[Opening EXTRACTED INFORMATION section]
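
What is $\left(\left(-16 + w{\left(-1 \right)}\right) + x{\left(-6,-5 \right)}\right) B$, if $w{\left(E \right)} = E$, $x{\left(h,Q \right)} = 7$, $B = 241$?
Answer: $-2410$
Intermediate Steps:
$\left(\left(-16 + w{\left(-1 \right)}\right) + x{\left(-6,-5 \right)}\right) B = \left(\left(-16 - 1\right) + 7\right) 241 = \left(-17 + 7\right) 241 = \left(-10\right) 241 = -2410$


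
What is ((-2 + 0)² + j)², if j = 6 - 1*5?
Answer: 25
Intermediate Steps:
j = 1 (j = 6 - 5 = 1)
((-2 + 0)² + j)² = ((-2 + 0)² + 1)² = ((-2)² + 1)² = (4 + 1)² = 5² = 25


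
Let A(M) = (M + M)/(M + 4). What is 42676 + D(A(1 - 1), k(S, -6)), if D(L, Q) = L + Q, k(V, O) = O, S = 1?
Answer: 42670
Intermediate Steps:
A(M) = 2*M/(4 + M) (A(M) = (2*M)/(4 + M) = 2*M/(4 + M))
42676 + D(A(1 - 1), k(S, -6)) = 42676 + (2*(1 - 1)/(4 + (1 - 1)) - 6) = 42676 + (2*0/(4 + 0) - 6) = 42676 + (2*0/4 - 6) = 42676 + (2*0*(¼) - 6) = 42676 + (0 - 6) = 42676 - 6 = 42670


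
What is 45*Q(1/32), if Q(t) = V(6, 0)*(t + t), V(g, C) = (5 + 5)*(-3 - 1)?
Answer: -225/2 ≈ -112.50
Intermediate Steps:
V(g, C) = -40 (V(g, C) = 10*(-4) = -40)
Q(t) = -80*t (Q(t) = -40*(t + t) = -80*t)
45*Q(1/32) = 45*(-80/32) = 45*(-80*1/32) = 45*(-5/2) = -225/2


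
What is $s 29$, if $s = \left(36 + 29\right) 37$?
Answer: $69745$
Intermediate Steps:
$s = 2405$ ($s = 65 \cdot 37 = 2405$)
$s 29 = 2405 \cdot 29 = 69745$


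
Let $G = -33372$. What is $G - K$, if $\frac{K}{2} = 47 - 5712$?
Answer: $-22042$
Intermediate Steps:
$K = -11330$ ($K = 2 \left(47 - 5712\right) = 2 \left(-5665\right) = -11330$)
$G - K = -33372 - -11330 = -33372 + 11330 = -22042$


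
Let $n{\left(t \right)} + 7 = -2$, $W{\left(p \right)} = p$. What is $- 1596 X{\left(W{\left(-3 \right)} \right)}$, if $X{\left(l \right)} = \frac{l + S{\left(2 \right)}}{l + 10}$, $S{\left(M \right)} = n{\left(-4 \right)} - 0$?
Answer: $2736$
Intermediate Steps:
$n{\left(t \right)} = -9$ ($n{\left(t \right)} = -7 - 2 = -9$)
$S{\left(M \right)} = -9$ ($S{\left(M \right)} = -9 - 0 = -9 + 0 = -9$)
$X{\left(l \right)} = \frac{-9 + l}{10 + l}$ ($X{\left(l \right)} = \frac{l - 9}{l + 10} = \frac{-9 + l}{10 + l}$)
$- 1596 X{\left(W{\left(-3 \right)} \right)} = - 1596 \frac{-9 - 3}{10 - 3} = - 1596 \cdot \frac{1}{7} \left(-12\right) = \left(-1596\right) \left(- \frac{12}{7}\right) = 2736$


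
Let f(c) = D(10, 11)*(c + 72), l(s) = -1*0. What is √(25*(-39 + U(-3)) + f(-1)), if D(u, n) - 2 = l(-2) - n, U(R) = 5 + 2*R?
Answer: I*√1639 ≈ 40.485*I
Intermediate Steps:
l(s) = 0
D(u, n) = 2 - n (D(u, n) = 2 + (0 - n) = 2 - n)
f(c) = -648 - 9*c (f(c) = (2 - 1*11)*(c + 72) = (2 - 11)*(72 + c) = -9*(72 + c) = -648 - 9*c)
√(25*(-39 + U(-3)) + f(-1)) = √(25*(-39 + (5 + 2*(-3))) + (-648 - 9*(-1))) = √(25*(-39 + (5 - 6)) + (-648 + 9)) = √(25*(-39 - 1) - 639) = √(25*(-40) - 639) = √(-1000 - 639) = √(-1639) = I*√1639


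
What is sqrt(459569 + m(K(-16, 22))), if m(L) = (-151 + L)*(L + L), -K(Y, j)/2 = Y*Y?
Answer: sqrt(1138481) ≈ 1067.0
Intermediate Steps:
K(Y, j) = -2*Y**2 (K(Y, j) = -2*Y*Y = -2*Y**2)
m(L) = 2*L*(-151 + L) (m(L) = (-151 + L)*(2*L) = 2*L*(-151 + L))
sqrt(459569 + m(K(-16, 22))) = sqrt(459569 + 2*(-2*(-16)**2)*(-151 - 2*(-16)**2)) = sqrt(459569 + 2*(-2*256)*(-151 - 2*256)) = sqrt(459569 + 2*(-512)*(-151 - 512)) = sqrt(459569 + 2*(-512)*(-663)) = sqrt(459569 + 678912) = sqrt(1138481)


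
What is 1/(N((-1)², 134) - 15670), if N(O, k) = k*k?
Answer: 1/2286 ≈ 0.00043745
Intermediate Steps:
N(O, k) = k²
1/(N((-1)², 134) - 15670) = 1/(134² - 15670) = 1/(17956 - 15670) = 1/2286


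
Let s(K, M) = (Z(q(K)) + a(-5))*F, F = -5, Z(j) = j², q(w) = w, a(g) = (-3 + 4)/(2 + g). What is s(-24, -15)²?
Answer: 74563225/9 ≈ 8.2848e+6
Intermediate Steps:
a(g) = 1/(2 + g)
s(K, M) = 5/3 - 5*K² (s(K, M) = (K² + 1/(2 - 5))*(-5) = (K² + 1/(-3))*(-5) = (K² - ⅓)*(-5) = (-⅓ + K²)*(-5) = 5/3 - 5*K²)
s(-24, -15)² = (5/3 - 5*(-24)²)² = (5/3 - 5*576)² = (5/3 - 2880)² = (-8635/3)² = 74563225/9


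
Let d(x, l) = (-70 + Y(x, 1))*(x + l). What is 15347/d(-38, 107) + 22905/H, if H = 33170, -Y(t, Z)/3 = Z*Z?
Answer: -78737501/33415458 ≈ -2.3563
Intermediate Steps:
Y(t, Z) = -3*Z² (Y(t, Z) = -3*Z*Z = -3*Z²)
d(x, l) = -73*l - 73*x (d(x, l) = (-70 - 3*1²)*(x + l) = (-70 - 3*1)*(l + x) = (-70 - 3)*(l + x) = -73*(l + x) = -73*l - 73*x)
15347/d(-38, 107) + 22905/H = 15347/(-73*107 - 73*(-38)) + 22905/33170 = 15347/(-7811 + 2774) + 22905*(1/33170) = 15347/(-5037) + 4581/6634 = 15347*(-1/5037) + 4581/6634 = -15347/5037 + 4581/6634 = -78737501/33415458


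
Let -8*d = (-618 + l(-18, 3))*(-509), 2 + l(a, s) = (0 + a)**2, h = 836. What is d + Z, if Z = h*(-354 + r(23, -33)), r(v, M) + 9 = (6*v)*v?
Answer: 2331163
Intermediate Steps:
l(a, s) = -2 + a**2 (l(a, s) = -2 + (0 + a)**2 = -2 + a**2)
r(v, M) = -9 + 6*v**2 (r(v, M) = -9 + (6*v)*v = -9 + 6*v**2)
d = -18833 (d = -(-618 + (-2 + (-18)**2))*(-509)/8 = -(-618 + (-2 + 324))*(-509)/8 = -(-618 + 322)*(-509)/8 = -(-37)*(-509) = -1/8*150664 = -18833)
Z = 2349996 (Z = 836*(-354 + (-9 + 6*23**2)) = 836*(-354 + (-9 + 6*529)) = 836*(-354 + (-9 + 3174)) = 836*(-354 + 3165) = 836*2811 = 2349996)
d + Z = -18833 + 2349996 = 2331163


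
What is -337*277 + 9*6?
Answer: -93295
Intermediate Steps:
-337*277 + 9*6 = -93349 + 54 = -93295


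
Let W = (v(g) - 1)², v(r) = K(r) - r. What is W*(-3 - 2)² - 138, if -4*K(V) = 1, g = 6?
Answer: 18817/16 ≈ 1176.1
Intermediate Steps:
K(V) = -¼ (K(V) = -¼*1 = -¼)
v(r) = -¼ - r
W = 841/16 (W = ((-¼ - 1*6) - 1)² = ((-¼ - 6) - 1)² = (-25/4 - 1)² = (-29/4)² = 841/16 ≈ 52.563)
W*(-3 - 2)² - 138 = 841*(-3 - 2)²/16 - 138 = (841/16)*(-5)² - 138 = (841/16)*25 - 138 = 21025/16 - 138 = 18817/16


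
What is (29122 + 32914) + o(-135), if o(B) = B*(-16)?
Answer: 64196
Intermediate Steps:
o(B) = -16*B
(29122 + 32914) + o(-135) = (29122 + 32914) - 16*(-135) = 62036 + 2160 = 64196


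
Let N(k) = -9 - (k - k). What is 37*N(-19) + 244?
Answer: -89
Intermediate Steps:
N(k) = -9 (N(k) = -9 - 1*0 = -9 + 0 = -9)
37*N(-19) + 244 = 37*(-9) + 244 = -333 + 244 = -89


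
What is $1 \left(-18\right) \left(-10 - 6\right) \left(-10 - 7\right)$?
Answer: $-4896$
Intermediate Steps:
$1 \left(-18\right) \left(-10 - 6\right) \left(-10 - 7\right) = - 18 \left(\left(-16\right) \left(-17\right)\right) = \left(-18\right) 272 = -4896$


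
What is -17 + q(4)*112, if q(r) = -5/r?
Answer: -157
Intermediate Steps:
-17 + q(4)*112 = -17 - 5/4*112 = -17 - 140 = -157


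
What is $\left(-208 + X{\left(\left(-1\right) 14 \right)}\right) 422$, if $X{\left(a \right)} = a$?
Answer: $-93684$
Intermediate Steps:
$\left(-208 + X{\left(\left(-1\right) 14 \right)}\right) 422 = \left(-208 - 14\right) 422 = \left(-222\right) 422 = -93684$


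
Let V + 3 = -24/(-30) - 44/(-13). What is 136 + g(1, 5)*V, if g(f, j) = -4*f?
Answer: 8532/65 ≈ 131.26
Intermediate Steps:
V = 77/65 (V = -3 + (-24/(-30) - 44/(-13)) = -3 + (-24*(-1/30) - 44*(-1/13)) = -3 + (⅘ + 44/13) = -3 + 272/65 = 77/65 ≈ 1.1846)
136 + g(1, 5)*V = 136 - 4*1*(77/65) = 136 - 4*77/65 = 136 - 308/65 = 8532/65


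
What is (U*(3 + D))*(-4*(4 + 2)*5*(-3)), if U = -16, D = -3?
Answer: 0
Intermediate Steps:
(U*(3 + D))*(-4*(4 + 2)*5*(-3)) = (-16*(3 - 3))*(-4*(4 + 2)*5*(-3)) = (-16*0)*(-24*5*(-3)) = 0*(-4*30*(-3)) = 0*(-120*(-3)) = 0*360 = 0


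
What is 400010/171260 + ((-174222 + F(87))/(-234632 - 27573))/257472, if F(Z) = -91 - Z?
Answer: 8439026023813/3613074669018 ≈ 2.3357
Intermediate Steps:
400010/171260 + ((-174222 + F(87))/(-234632 - 27573))/257472 = 400010/171260 + ((-174222 + (-91 - 1*87))/(-234632 - 27573))/257472 = 400010*(1/171260) + ((-174222 + (-91 - 87))/(-262205))*(1/257472) = 40001/17126 + ((-174222 - 178)*(-1/262205))*(1/257472) = 40001/17126 - 174400*(-1/262205)*(1/257472) = 40001/17126 + (34880/52441)*(1/257472) = 40001/17126 + 545/210970143 = 8439026023813/3613074669018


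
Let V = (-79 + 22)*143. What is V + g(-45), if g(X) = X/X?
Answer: -8150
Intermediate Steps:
g(X) = 1
V = -8151 (V = -57*143 = -8151)
V + g(-45) = -8151 + 1 = -8150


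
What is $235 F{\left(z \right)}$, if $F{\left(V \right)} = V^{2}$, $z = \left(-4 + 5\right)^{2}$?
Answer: $235$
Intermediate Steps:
$z = 1$ ($z = 1^{2} = 1$)
$235 F{\left(z \right)} = 235 \cdot 1^{2} = 235 \cdot 1 = 235$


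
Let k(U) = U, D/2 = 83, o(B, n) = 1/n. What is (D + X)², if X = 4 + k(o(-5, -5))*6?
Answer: 712336/25 ≈ 28493.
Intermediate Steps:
D = 166 (D = 2*83 = 166)
X = 14/5 (X = 4 + 6/(-5) = 4 - ⅕*6 = 4 - 6/5 = 14/5 ≈ 2.8000)
(D + X)² = (166 + 14/5)² = (844/5)² = 712336/25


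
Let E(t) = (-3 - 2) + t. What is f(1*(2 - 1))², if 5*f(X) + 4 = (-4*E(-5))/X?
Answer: 1296/25 ≈ 51.840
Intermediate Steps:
E(t) = -5 + t
f(X) = -⅘ + 8/X (f(X) = -⅘ + ((-4*(-5 - 5))/X)/5 = -⅘ + ((-4*(-10))/X)/5 = -⅘ + (40/X)/5 = -⅘ + 8/X)
f(1*(2 - 1))² = (-⅘ + 8/((1*(2 - 1))))² = (-⅘ + 8/((1*1)))² = (-⅘ + 8/1)² = (-⅘ + 8*1)² = (-⅘ + 8)² = (36/5)² = 1296/25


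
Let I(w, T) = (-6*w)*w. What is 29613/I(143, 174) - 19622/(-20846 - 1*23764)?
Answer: 181077623/912229890 ≈ 0.19850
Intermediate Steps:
I(w, T) = -6*w**2
29613/I(143, 174) - 19622/(-20846 - 1*23764) = 29613/((-6*143**2)) - 19622/(-20846 - 1*23764) = 29613/((-6*20449)) - 19622/(-20846 - 23764) = 29613/(-122694) - 19622/(-44610) = 29613*(-1/122694) - 19622*(-1/44610) = -9871/40898 + 9811/22305 = 181077623/912229890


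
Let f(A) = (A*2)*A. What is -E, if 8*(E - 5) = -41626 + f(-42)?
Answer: 19029/4 ≈ 4757.3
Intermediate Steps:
f(A) = 2*A² (f(A) = (2*A)*A = 2*A²)
E = -19029/4 (E = 5 + (-41626 + 2*(-42)²)/8 = 5 + (-41626 + 2*1764)/8 = 5 + (-41626 + 3528)/8 = 5 + (⅛)*(-38098) = 5 - 19049/4 = -19029/4 ≈ -4757.3)
-E = -1*(-19029/4) = 19029/4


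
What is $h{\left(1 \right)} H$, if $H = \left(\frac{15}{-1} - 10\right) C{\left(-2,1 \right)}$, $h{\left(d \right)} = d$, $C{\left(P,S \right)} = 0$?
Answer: $0$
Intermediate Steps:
$H = 0$ ($H = \left(\frac{15}{-1} - 10\right) 0 = \left(15 \left(-1\right) - 10\right) 0 = \left(-15 - 10\right) 0 = \left(-25\right) 0 = 0$)
$h{\left(1 \right)} H = 1 \cdot 0 = 0$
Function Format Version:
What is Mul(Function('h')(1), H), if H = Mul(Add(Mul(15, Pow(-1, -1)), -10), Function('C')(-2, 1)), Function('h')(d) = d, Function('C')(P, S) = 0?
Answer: 0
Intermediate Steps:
H = 0 (H = Mul(Add(Mul(15, Pow(-1, -1)), -10), 0) = Mul(Add(Mul(15, -1), -10), 0) = Mul(Add(-15, -10), 0) = Mul(-25, 0) = 0)
Mul(Function('h')(1), H) = Mul(1, 0) = 0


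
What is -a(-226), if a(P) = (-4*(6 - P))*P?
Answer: -209728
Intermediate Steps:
a(P) = P*(-24 + 4*P) (a(P) = (-24 + 4*P)*P = P*(-24 + 4*P))
-a(-226) = -4*(-226)*(-6 - 226) = -4*(-226)*(-232) = -1*209728 = -209728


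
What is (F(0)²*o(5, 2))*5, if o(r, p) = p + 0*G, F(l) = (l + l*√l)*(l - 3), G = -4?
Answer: 0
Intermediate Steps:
F(l) = (-3 + l)*(l + l^(3/2)) (F(l) = (l + l^(3/2))*(-3 + l) = (-3 + l)*(l + l^(3/2)))
o(r, p) = p (o(r, p) = p + 0*(-4) = p + 0 = p)
(F(0)²*o(5, 2))*5 = ((0² + 0^(5/2) - 3*0 - 3*0^(3/2))²*2)*5 = ((0 + 0 + 0 - 3*0)²*2)*5 = ((0 + 0 + 0 + 0)²*2)*5 = (0²*2)*5 = (0*2)*5 = 0*5 = 0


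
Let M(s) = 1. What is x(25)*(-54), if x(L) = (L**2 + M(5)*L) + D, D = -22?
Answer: -33912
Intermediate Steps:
x(L) = -22 + L + L**2 (x(L) = (L**2 + 1*L) - 22 = (L**2 + L) - 22 = (L + L**2) - 22 = -22 + L + L**2)
x(25)*(-54) = (-22 + 25 + 25**2)*(-54) = (-22 + 25 + 625)*(-54) = 628*(-54) = -33912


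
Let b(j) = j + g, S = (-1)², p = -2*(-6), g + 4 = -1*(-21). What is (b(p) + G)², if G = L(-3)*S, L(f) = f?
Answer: 676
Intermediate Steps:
g = 17 (g = -4 - 1*(-21) = -4 + 21 = 17)
p = 12
S = 1
b(j) = 17 + j (b(j) = j + 17 = 17 + j)
G = -3 (G = -3*1 = -3)
(b(p) + G)² = ((17 + 12) - 3)² = (29 - 3)² = 26² = 676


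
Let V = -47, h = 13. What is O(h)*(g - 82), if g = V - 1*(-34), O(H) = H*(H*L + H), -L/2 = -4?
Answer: -144495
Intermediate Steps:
L = 8 (L = -2*(-4) = 8)
O(H) = 9*H**2 (O(H) = H*(H*8 + H) = H*(8*H + H) = H*(9*H) = 9*H**2)
g = -13 (g = -47 - 1*(-34) = -47 + 34 = -13)
O(h)*(g - 82) = (9*13**2)*(-13 - 82) = (9*169)*(-95) = 1521*(-95) = -144495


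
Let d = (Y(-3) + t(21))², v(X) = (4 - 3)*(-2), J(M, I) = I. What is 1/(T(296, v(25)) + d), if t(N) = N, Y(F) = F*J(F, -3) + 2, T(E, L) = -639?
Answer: 1/385 ≈ 0.0025974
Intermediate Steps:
v(X) = -2 (v(X) = 1*(-2) = -2)
Y(F) = 2 - 3*F (Y(F) = F*(-3) + 2 = -3*F + 2 = 2 - 3*F)
d = 1024 (d = ((2 - 3*(-3)) + 21)² = ((2 + 9) + 21)² = (11 + 21)² = 32² = 1024)
1/(T(296, v(25)) + d) = 1/(-639 + 1024) = 1/385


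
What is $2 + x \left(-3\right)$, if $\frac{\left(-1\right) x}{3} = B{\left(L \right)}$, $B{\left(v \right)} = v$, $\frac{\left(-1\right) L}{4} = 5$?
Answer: $-178$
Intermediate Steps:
$L = -20$ ($L = \left(-4\right) 5 = -20$)
$x = 60$ ($x = \left(-3\right) \left(-20\right) = 60$)
$2 + x \left(-3\right) = 2 + 60 \left(-3\right) = 2 - 180 = -178$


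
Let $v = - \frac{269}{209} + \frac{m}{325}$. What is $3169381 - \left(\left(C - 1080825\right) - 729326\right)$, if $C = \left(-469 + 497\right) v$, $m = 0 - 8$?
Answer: $\frac{338237205816}{67925} \approx 4.9796 \cdot 10^{6}$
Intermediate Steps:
$m = -8$ ($m = 0 - 8 = -8$)
$v = - \frac{89097}{67925}$ ($v = - \frac{269}{209} - \frac{8}{325} = - \frac{89097}{67925} \approx -1.3117$)
$C = - \frac{2494716}{67925}$ ($C = \left(-469 + 497\right) \left(- \frac{89097}{67925}\right) = 28 \left(- \frac{89097}{67925}\right) = - \frac{2494716}{67925} \approx -36.727$)
$3169381 - \left(\left(C - 1080825\right) - 729326\right) = 3169381 - \left(\left(- \frac{2494716}{67925} - 1080825\right) - 729326\right) = 3169381 - \left(- \frac{73417532841}{67925} - 729326\right) = 3169381 - - \frac{122957001391}{67925} = 3169381 + \frac{122957001391}{67925} = \frac{338237205816}{67925}$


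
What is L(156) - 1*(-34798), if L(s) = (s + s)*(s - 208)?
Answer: 18574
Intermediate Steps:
L(s) = 2*s*(-208 + s) (L(s) = (2*s)*(-208 + s) = 2*s*(-208 + s))
L(156) - 1*(-34798) = 2*156*(-208 + 156) - 1*(-34798) = 2*156*(-52) + 34798 = -16224 + 34798 = 18574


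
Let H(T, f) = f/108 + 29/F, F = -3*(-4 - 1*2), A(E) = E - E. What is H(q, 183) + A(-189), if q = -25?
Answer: 119/36 ≈ 3.3056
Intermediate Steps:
A(E) = 0
F = 18 (F = -3*(-4 - 2) = -3*(-6) = 18)
H(T, f) = 29/18 + f/108 (H(T, f) = f/108 + 29/18 = 29/18 + f/108)
H(q, 183) + A(-189) = (29/18 + (1/108)*183) + 0 = (29/18 + 61/36) + 0 = 119/36 + 0 = 119/36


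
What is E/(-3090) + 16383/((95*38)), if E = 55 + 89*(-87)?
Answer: 1567543/223098 ≈ 7.0263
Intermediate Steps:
E = -7688 (E = 55 - 7743 = -7688)
E/(-3090) + 16383/((95*38)) = -7688/(-3090) + 16383/((95*38)) = -7688*(-1/3090) + 16383/3610 = 3844/1545 + 16383*(1/3610) = 3844/1545 + 16383/3610 = 1567543/223098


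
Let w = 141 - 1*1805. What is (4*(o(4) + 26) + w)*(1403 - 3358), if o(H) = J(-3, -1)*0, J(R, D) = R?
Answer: 3049800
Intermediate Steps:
o(H) = 0 (o(H) = -3*0 = 0)
w = -1664 (w = 141 - 1805 = -1664)
(4*(o(4) + 26) + w)*(1403 - 3358) = (4*(0 + 26) - 1664)*(1403 - 3358) = (4*26 - 1664)*(-1955) = (104 - 1664)*(-1955) = -1560*(-1955) = 3049800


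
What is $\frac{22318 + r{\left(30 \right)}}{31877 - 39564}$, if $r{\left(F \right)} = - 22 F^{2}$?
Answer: $- \frac{2518}{7687} \approx -0.32757$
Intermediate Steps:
$\frac{22318 + r{\left(30 \right)}}{31877 - 39564} = \frac{22318 - 22 \cdot 30^{2}}{31877 - 39564} = \frac{22318 - 19800}{-7687} = \left(22318 - 19800\right) \left(- \frac{1}{7687}\right) = 2518 \left(- \frac{1}{7687}\right) = - \frac{2518}{7687}$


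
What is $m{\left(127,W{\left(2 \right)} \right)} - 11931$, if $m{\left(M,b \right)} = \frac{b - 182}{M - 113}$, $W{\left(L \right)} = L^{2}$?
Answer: $- \frac{83606}{7} \approx -11944.0$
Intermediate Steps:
$m{\left(M,b \right)} = \frac{-182 + b}{-113 + M}$
$m{\left(127,W{\left(2 \right)} \right)} - 11931 = \frac{-182 + 2^{2}}{-113 + 127} - 11931 = \frac{-182 + 4}{14} - 11931 = \frac{1}{14} \left(-178\right) - 11931 = - \frac{89}{7} - 11931 = - \frac{83606}{7}$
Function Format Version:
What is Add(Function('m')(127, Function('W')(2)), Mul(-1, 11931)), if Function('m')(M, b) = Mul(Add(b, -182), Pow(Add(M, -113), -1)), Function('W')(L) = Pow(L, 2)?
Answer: Rational(-83606, 7) ≈ -11944.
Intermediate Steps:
Function('m')(M, b) = Mul(Pow(Add(-113, M), -1), Add(-182, b)) (Function('m')(M, b) = Mul(Add(-182, b), Pow(Add(-113, M), -1)) = Mul(Pow(Add(-113, M), -1), Add(-182, b)))
Add(Function('m')(127, Function('W')(2)), Mul(-1, 11931)) = Add(Mul(Pow(Add(-113, 127), -1), Add(-182, Pow(2, 2))), Mul(-1, 11931)) = Add(Mul(Pow(14, -1), Add(-182, 4)), -11931) = Add(Mul(Rational(1, 14), -178), -11931) = Add(Rational(-89, 7), -11931) = Rational(-83606, 7)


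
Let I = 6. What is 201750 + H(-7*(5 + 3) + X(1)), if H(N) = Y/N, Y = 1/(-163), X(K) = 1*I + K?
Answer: 1611377251/7987 ≈ 2.0175e+5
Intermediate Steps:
X(K) = 6 + K (X(K) = 1*6 + K = 6 + K)
Y = -1/163 ≈ -0.0061350
H(N) = -1/(163*N)
201750 + H(-7*(5 + 3) + X(1)) = 201750 - 1/(163*(-7*(5 + 3) + (6 + 1))) = 201750 - 1/(163*(-7*8 + 7)) = 201750 - 1/(163*(-56 + 7)) = 201750 - 1/163/(-49) = 201750 - 1/163*(-1/49) = 201750 + 1/7987 = 1611377251/7987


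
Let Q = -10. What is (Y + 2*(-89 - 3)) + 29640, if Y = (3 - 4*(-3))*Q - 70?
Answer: 29236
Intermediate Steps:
Y = -220 (Y = (3 - 4*(-3))*(-10) - 70 = (3 + 12)*(-10) - 70 = 15*(-10) - 70 = -150 - 70 = -220)
(Y + 2*(-89 - 3)) + 29640 = (-220 + 2*(-89 - 3)) + 29640 = (-220 + 2*(-92)) + 29640 = (-220 - 184) + 29640 = -404 + 29640 = 29236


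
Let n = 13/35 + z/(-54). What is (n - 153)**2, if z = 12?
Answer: 2318229904/99225 ≈ 23363.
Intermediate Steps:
n = 47/315 (n = 13/35 + 12/(-54) = 13*(1/35) + 12*(-1/54) = 13/35 - 2/9 = 47/315 ≈ 0.14921)
(n - 153)**2 = (47/315 - 153)**2 = (-48148/315)**2 = 2318229904/99225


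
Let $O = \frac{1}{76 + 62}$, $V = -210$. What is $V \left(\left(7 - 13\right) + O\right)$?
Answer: $\frac{28945}{23} \approx 1258.5$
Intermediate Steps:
$O = \frac{1}{138} \approx 0.0072464$
$V \left(\left(7 - 13\right) + O\right) = - 210 \left(\left(7 - 13\right) + \frac{1}{138}\right) = - 210 \left(-6 + \frac{1}{138}\right) = \left(-210\right) \left(- \frac{827}{138}\right) = \frac{28945}{23}$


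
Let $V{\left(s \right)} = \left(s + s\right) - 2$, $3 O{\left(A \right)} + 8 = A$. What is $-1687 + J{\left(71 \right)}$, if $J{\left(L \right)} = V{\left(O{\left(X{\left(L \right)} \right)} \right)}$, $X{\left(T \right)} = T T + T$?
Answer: $\frac{5141}{3} \approx 1713.7$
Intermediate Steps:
$X{\left(T \right)} = T + T^{2}$ ($X{\left(T \right)} = T^{2} + T = T + T^{2}$)
$O{\left(A \right)} = - \frac{8}{3} + \frac{A}{3}$
$V{\left(s \right)} = -2 + 2 s$ ($V{\left(s \right)} = 2 s - 2 = -2 + 2 s$)
$J{\left(L \right)} = - \frac{22}{3} + \frac{2 L \left(1 + L\right)}{3}$ ($J{\left(L \right)} = -2 + 2 \left(- \frac{8}{3} + \frac{L \left(1 + L\right)}{3}\right) = -2 + \left(- \frac{16}{3} + \frac{2 L \left(1 + L\right)}{3}\right) = - \frac{22}{3} + \frac{2 L \left(1 + L\right)}{3}$)
$-1687 + J{\left(71 \right)} = -1687 - \left(\frac{22}{3} - \frac{142 \left(1 + 71\right)}{3}\right) = -1687 - \left(\frac{22}{3} - 3408\right) = -1687 + \left(- \frac{22}{3} + 3408\right) = -1687 + \frac{10202}{3} = \frac{5141}{3}$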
[Closing EXTRACTED INFORMATION section]
• ASSIGNMENT
Set down exactly, and only, the lines of the data above from the line containing "13\right) + O\right)$?" through the last one.

• RESPONSE TO THE TASK
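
Let $O = \frac{1}{76 + 62}$, $V = -210$. What is $V \left(\left(7 - 13\right) + O\right)$?
Answer: $\frac{28945}{23} \approx 1258.5$
Intermediate Steps:
$O = \frac{1}{138} \approx 0.0072464$
$V \left(\left(7 - 13\right) + O\right) = - 210 \left(\left(7 - 13\right) + \frac{1}{138}\right) = - 210 \left(-6 + \frac{1}{138}\right) = \left(-210\right) \left(- \frac{827}{138}\right) = \frac{28945}{23}$


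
Let $V{\left(s \right)} = \left(s + s\right) - 2$, $3 O{\left(A \right)} + 8 = A$. What is $-1687 + J{\left(71 \right)}$, if $J{\left(L \right)} = V{\left(O{\left(X{\left(L \right)} \right)} \right)}$, $X{\left(T \right)} = T T + T$?
Answer: $\frac{5141}{3} \approx 1713.7$
Intermediate Steps:
$X{\left(T \right)} = T + T^{2}$ ($X{\left(T \right)} = T^{2} + T = T + T^{2}$)
$O{\left(A \right)} = - \frac{8}{3} + \frac{A}{3}$
$V{\left(s \right)} = -2 + 2 s$ ($V{\left(s \right)} = 2 s - 2 = -2 + 2 s$)
$J{\left(L \right)} = - \frac{22}{3} + \frac{2 L \left(1 + L\right)}{3}$ ($J{\left(L \right)} = -2 + 2 \left(- \frac{8}{3} + \frac{L \left(1 + L\right)}{3}\right) = -2 + \left(- \frac{16}{3} + \frac{2 L \left(1 + L\right)}{3}\right) = - \frac{22}{3} + \frac{2 L \left(1 + L\right)}{3}$)
$-1687 + J{\left(71 \right)} = -1687 - \left(\frac{22}{3} - \frac{142 \left(1 + 71\right)}{3}\right) = -1687 - \left(\frac{22}{3} - 3408\right) = -1687 + \left(- \frac{22}{3} + 3408\right) = -1687 + \frac{10202}{3} = \frac{5141}{3}$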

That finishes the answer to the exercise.